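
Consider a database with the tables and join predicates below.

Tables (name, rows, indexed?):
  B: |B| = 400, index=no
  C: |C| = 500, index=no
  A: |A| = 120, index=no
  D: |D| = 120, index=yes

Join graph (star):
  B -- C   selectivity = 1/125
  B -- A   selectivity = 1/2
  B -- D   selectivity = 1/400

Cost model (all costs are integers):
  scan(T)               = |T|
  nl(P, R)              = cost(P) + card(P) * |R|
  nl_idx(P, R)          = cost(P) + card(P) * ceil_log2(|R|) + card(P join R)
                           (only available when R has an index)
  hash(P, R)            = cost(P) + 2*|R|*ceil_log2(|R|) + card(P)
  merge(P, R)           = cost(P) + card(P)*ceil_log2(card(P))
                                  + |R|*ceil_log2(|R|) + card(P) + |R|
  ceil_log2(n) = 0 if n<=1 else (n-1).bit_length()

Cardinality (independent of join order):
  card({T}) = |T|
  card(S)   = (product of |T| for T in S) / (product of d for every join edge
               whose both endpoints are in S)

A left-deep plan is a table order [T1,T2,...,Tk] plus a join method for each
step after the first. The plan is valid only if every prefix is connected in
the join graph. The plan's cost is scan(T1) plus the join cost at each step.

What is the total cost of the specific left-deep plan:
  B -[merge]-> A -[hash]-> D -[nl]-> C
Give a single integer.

3631040

step 1: scan B: cost=400, card=400
step 2: join A via merge
    card(P join A) = 400*120/(2) = 24000
    cost = 400 + 400*9 + 120*7 + 400 + 120 = 5360
step 3: join D via hash
    card(P join D) = 24000*120/(400) = 7200
    cost = 5360 + 2*120*7 + 24000 = 31040
step 4: join C via nl
    card(P join C) = 7200*500/(125) = 28800
    cost = 31040 + 7200*500 = 3631040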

====

■ EXERCISE INSTRUCTIONS ■
Show the lines of the material that contain the word "plan".

■ WRITTEN SOLUTION ■
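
A left-deep plan is a table order [T1,T2,...,Tk] plus a join method for each
step after the first. The plan is valid only if every prefix is connected in
the join graph. The plan's cost is scan(T1) plus the join cost at each step.
What is the total cost of the specific left-deep plan: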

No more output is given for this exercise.